▸ **Instructions for the task**:
From the first line of the records through the line containing "Slicing parameters: layer_height: 0.25mm", retype every line exactly and nothing else.

▸ **Given data**:
-- Opening Marker --

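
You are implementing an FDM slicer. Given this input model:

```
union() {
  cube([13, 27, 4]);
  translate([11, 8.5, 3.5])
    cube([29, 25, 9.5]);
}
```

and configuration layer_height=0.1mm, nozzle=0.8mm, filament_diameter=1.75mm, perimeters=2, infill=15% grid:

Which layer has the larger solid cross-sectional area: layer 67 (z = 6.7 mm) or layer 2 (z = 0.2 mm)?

layer 67 (z = 6.7 mm)

Layer 67 (z = 6.7): the cube is absent (z outside [0, 4]); the cube at (11, 8.5) is present — its section is the full 29×25 rectangle (area 725.00 mm²); Merging all regions: only the 29×25 cube at (11, 8.5) is present, so the union is just that shape — area = 725.00 mm². So its area = 725.00 mm². Layer 2 (z = 0.2): the cube is present — its section is the full 13×27 rectangle (area 351.00 mm²); the cube at (11, 8.5) does not reach this height (z outside [3.5, 13]); Merging all regions: only the 13×27 cube is present, so the union is just that shape — area = 351.00 mm². So its area = 351.00 mm². Layer 67 is larger (725.00 vs 351.00 mm²).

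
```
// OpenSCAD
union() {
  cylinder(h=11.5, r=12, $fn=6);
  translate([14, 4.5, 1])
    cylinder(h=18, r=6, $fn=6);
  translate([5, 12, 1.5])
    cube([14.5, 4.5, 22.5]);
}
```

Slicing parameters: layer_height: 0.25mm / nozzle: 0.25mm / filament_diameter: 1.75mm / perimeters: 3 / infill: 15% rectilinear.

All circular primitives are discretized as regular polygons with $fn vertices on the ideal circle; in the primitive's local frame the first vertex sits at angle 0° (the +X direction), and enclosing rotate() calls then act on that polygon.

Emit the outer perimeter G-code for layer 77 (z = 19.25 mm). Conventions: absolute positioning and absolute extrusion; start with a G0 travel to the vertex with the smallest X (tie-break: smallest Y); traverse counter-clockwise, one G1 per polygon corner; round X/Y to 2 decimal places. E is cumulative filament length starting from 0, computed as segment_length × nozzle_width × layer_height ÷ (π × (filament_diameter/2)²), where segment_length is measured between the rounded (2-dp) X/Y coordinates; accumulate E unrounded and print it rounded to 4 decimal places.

At z = 19.25 mm: the cylinder does not reach this height (z outside [0, 11.5]); the cylinder at (14, 4.5) is not intersected at this z (z outside [1, 19]); the 14.5×4.5 cube at (5, 12) contributes its full rectangle; Taking the union: only the 14.5×4.5 cube at (5, 12) is present, so the union is just that shape — 1 connected region. The outline is a single polygon with 4 vertices. Extrusion per mm of travel: 0.25 × 0.25 / (π × 0.875²) = 0.025984. Accumulating E over each segment gives final E = 0.9874.

G0 X5.00 Y12.00 Z19.25
G1 X19.50 Y12.00 E0.3768
G1 X19.50 Y16.50 E0.4937
G1 X5.00 Y16.50 E0.8705
G1 X5.00 Y12.00 E0.9874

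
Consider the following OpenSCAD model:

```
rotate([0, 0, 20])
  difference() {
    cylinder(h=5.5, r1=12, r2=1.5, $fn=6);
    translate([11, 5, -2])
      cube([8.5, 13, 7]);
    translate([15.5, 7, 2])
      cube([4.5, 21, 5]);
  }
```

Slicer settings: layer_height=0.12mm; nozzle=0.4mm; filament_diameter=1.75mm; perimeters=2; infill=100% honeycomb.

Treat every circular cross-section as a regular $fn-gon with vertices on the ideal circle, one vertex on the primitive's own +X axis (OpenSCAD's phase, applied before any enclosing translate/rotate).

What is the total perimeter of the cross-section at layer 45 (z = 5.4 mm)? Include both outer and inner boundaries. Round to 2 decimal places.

10.15 mm

At z = 5.4 mm: the cone (r1=12→r2=1.5) has section circumradius 1.691 here — a regular 6-gon (perimeter = 2·6·1.691·sin(180°/6) = 10.15 mm); the cube at (11, 5) is absent (z outside [-2, 5]); the 4.5×21 cube at (15.5, 7) contributes its full rectangle (perimeter 51.00 mm); Subtracting the remaining from the first: starting from the cone, the 4.5×21 cube at (15.5, 7) misses the remaining region (no effect) — boundary = 10.15 mm; (whole slice rotated 20° about Z — lengths, areas and connectivity unchanged). Overall, the cross-section is a single solid region. Total boundary length (outer) = 10.15 mm.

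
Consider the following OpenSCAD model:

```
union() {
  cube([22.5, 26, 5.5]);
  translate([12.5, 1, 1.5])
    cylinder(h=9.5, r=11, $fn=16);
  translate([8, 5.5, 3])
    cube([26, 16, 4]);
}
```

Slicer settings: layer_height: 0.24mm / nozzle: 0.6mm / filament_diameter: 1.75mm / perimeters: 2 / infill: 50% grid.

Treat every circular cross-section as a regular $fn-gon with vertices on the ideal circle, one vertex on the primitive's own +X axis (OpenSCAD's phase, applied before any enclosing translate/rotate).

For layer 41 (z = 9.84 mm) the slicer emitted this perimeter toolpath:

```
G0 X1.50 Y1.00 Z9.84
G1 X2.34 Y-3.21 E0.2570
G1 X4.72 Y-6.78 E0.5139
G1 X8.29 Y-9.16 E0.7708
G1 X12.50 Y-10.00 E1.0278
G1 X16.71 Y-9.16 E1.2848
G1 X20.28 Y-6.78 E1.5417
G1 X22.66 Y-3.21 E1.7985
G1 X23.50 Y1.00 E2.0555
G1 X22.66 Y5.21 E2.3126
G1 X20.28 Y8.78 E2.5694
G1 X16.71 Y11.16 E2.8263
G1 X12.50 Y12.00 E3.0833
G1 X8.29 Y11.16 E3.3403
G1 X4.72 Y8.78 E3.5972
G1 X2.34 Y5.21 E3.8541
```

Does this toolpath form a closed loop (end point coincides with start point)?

Start point (G0): (1.50, 1.00). End point (last G1): the path does not return to the start — open.

no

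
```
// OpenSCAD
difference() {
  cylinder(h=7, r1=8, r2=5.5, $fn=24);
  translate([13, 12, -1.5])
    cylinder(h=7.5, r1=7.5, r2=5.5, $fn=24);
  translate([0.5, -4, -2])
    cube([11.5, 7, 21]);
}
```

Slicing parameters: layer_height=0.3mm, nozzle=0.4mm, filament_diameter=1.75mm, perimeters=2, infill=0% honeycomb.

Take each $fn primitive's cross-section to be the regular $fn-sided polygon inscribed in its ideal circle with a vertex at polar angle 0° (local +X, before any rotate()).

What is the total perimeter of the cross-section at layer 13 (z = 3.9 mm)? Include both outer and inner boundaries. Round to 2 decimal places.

50.98 mm

At z = 3.9 mm: the cone (r1=8→r2=5.5) has section circumradius 6.607 here — a regular 24-gon (perimeter = 2·24·6.607·sin(180°/24) = 41.40 mm); the cone at (13, 12): at t=0.720 of its height the radius interpolates to r₁+(r₂−r₁)t = 6.060, giving a regular 24-gon of that circumradius (perimeter = 2·24·6.060·sin(180°/24) = 37.97 mm); the cube at (0.5, -4) (footprint 11.5×7) is included at this height (perimeter 37.00 mm); Subtracting the remaining from the first: starting from the cone, the cone at (13, 12) misses the remaining region (no effect); the 11.5×7 cube at (0.5, -4) partially overlaps it — only the 40.04 mm² overlap (of its 80.50 mm²) is removed, clipping the outline — boundary = 50.98 mm. Overall, the cross-section is a single solid region. Total boundary length (outer) = 50.98 mm.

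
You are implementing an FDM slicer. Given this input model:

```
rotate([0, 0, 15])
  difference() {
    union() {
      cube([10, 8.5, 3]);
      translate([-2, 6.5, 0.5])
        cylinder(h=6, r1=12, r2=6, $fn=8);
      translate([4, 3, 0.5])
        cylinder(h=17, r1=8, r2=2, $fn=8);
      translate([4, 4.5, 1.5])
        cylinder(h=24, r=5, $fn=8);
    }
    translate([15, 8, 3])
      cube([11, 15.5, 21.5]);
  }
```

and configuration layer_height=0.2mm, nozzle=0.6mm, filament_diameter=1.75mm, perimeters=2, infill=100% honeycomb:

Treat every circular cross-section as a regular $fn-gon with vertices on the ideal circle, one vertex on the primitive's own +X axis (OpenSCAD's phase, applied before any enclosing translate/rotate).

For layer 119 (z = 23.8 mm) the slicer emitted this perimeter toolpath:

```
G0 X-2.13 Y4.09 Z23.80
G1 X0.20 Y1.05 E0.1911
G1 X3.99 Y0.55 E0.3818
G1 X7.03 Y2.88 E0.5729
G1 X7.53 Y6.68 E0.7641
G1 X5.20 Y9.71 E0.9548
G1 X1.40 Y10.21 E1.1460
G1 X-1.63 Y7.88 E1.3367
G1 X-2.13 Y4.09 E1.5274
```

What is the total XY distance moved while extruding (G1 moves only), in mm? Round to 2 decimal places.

30.62 mm

Sum the Euclidean lengths of each G1 segment: total = 30.62 mm.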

-- Closing Marker --

▸ **Response box**:
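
You are implementing an FDM slicer. Given this input model:

```
union() {
  cube([13, 27, 4]);
  translate([11, 8.5, 3.5])
    cube([29, 25, 9.5]);
}
```

and configuration layer_height=0.1mm, nozzle=0.8mm, filament_diameter=1.75mm, perimeters=2, infill=15% grid:

Which layer has the larger solid cross-sectional area: layer 67 (z = 6.7 mm) or layer 2 (z = 0.2 mm)?

layer 67 (z = 6.7 mm)

Layer 67 (z = 6.7): the cube is absent (z outside [0, 4]); the cube at (11, 8.5) is present — its section is the full 29×25 rectangle (area 725.00 mm²); Merging all regions: only the 29×25 cube at (11, 8.5) is present, so the union is just that shape — area = 725.00 mm². So its area = 725.00 mm². Layer 2 (z = 0.2): the cube is present — its section is the full 13×27 rectangle (area 351.00 mm²); the cube at (11, 8.5) does not reach this height (z outside [3.5, 13]); Merging all regions: only the 13×27 cube is present, so the union is just that shape — area = 351.00 mm². So its area = 351.00 mm². Layer 67 is larger (725.00 vs 351.00 mm²).

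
```
// OpenSCAD
union() {
  cylinder(h=11.5, r=12, $fn=6);
  translate([14, 4.5, 1])
    cylinder(h=18, r=6, $fn=6);
  translate([5, 12, 1.5])
    cube([14.5, 4.5, 22.5]);
}
```

Slicing parameters: layer_height: 0.25mm / nozzle: 0.25mm / filament_diameter: 1.75mm / perimeters: 3 / infill: 15% rectilinear.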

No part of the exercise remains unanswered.